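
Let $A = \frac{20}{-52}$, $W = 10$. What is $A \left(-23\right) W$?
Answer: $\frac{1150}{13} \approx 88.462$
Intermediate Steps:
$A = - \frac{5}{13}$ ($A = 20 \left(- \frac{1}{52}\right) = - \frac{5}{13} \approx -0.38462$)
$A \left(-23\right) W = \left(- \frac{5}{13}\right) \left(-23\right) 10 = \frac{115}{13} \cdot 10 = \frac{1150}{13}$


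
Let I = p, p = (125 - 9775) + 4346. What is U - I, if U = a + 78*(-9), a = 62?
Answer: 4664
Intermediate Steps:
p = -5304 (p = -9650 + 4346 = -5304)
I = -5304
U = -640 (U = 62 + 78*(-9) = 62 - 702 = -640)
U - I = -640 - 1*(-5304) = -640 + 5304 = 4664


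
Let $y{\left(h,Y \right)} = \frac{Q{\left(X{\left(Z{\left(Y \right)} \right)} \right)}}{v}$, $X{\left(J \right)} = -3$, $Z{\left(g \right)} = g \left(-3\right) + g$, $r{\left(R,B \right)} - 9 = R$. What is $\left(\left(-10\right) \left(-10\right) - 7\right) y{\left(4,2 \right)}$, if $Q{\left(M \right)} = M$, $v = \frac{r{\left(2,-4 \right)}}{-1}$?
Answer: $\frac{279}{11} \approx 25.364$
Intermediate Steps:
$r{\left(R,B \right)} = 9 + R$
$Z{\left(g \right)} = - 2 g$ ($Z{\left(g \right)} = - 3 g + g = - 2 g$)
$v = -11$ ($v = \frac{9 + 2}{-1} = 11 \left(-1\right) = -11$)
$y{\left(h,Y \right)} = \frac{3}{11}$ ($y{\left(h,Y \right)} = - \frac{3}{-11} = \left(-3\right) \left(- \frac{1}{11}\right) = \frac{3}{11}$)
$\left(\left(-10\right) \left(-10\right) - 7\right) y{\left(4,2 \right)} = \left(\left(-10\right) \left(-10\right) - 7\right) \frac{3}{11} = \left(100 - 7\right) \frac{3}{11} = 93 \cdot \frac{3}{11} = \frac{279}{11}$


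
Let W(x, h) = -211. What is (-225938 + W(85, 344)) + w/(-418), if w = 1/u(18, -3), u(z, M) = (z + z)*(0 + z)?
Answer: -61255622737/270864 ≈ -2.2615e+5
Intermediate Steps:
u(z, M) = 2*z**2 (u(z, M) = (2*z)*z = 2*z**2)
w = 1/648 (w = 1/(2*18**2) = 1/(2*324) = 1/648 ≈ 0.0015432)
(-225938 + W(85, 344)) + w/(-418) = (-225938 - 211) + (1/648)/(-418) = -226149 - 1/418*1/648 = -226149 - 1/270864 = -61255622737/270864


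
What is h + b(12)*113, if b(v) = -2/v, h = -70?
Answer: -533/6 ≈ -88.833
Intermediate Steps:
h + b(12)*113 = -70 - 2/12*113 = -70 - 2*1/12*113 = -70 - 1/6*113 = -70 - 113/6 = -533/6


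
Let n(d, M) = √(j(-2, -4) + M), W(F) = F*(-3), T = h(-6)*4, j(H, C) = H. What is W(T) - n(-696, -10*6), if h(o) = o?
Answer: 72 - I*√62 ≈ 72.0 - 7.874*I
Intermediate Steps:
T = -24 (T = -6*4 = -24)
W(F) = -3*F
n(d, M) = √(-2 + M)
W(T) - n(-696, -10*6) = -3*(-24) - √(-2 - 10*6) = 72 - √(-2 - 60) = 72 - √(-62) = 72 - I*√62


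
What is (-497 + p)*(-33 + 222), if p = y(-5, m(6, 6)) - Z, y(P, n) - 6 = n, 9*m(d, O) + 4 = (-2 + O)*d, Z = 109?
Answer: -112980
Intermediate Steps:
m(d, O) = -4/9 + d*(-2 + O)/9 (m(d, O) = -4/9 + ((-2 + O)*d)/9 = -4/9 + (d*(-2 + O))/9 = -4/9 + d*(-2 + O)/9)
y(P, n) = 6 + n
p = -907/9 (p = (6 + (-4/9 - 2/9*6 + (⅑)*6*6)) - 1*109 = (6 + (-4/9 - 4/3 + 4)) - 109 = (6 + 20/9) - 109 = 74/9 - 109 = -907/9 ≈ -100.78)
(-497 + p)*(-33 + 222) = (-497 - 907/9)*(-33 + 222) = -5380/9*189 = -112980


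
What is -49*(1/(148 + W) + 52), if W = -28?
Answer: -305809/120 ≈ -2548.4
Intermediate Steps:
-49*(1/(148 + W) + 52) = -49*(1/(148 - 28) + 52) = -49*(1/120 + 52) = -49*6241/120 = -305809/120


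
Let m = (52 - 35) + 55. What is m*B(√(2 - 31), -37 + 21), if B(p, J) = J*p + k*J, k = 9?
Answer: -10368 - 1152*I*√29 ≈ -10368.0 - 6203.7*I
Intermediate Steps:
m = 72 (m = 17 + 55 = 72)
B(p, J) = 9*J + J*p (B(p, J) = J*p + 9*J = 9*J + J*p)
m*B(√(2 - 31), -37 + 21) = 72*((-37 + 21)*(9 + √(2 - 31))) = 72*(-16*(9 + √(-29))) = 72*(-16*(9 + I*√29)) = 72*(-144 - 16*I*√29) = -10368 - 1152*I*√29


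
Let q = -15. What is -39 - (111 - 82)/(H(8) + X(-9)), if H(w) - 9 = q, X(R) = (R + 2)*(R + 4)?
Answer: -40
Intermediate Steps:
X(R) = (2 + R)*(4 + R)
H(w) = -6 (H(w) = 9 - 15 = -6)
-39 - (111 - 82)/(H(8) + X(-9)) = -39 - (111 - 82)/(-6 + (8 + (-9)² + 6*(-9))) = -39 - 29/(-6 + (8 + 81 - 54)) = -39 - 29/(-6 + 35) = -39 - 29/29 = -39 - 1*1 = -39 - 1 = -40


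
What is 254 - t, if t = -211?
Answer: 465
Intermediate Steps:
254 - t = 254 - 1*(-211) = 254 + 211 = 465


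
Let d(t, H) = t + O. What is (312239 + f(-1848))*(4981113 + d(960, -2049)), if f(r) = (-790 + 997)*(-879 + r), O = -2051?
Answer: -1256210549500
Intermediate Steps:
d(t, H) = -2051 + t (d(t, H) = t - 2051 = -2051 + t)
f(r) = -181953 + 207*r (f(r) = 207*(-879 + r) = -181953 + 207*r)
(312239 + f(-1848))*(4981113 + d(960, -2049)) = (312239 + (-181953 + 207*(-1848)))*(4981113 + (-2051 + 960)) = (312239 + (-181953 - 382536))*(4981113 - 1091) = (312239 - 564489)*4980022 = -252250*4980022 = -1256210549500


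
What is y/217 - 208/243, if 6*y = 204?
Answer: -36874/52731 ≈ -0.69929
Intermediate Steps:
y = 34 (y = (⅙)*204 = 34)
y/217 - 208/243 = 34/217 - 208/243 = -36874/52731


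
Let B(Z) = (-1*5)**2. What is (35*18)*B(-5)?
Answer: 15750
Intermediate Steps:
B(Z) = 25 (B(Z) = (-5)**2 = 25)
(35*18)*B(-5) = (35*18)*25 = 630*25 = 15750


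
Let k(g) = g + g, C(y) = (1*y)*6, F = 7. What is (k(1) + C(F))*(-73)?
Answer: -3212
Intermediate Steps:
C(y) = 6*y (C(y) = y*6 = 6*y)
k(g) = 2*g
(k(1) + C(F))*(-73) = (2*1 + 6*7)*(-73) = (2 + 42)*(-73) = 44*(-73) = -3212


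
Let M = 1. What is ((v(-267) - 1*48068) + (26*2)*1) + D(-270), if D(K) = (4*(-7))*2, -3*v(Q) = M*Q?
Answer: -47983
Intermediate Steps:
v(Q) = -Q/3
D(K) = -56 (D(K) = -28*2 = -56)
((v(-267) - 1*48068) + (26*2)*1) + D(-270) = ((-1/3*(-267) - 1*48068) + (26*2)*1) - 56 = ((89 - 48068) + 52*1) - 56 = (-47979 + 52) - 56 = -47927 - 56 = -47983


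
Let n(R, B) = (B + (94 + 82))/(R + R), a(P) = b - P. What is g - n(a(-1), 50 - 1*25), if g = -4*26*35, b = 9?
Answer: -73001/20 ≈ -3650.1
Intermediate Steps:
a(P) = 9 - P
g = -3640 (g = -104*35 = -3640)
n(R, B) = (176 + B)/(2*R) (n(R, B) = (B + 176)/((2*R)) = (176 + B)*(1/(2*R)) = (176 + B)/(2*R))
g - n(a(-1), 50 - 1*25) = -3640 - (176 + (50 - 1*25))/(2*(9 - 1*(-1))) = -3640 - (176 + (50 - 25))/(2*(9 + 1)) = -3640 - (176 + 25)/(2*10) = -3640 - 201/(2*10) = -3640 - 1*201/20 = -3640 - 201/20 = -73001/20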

◆ ◆ ◆ ◆

» **Your objective**
Return only the lines between the one holding "Let M = 1. What" and the one holding "Answer: -47983", inclusive, exactly as they appear above.

» **Completed exercise**
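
Let M = 1. What is ((v(-267) - 1*48068) + (26*2)*1) + D(-270), if D(K) = (4*(-7))*2, -3*v(Q) = M*Q?
Answer: -47983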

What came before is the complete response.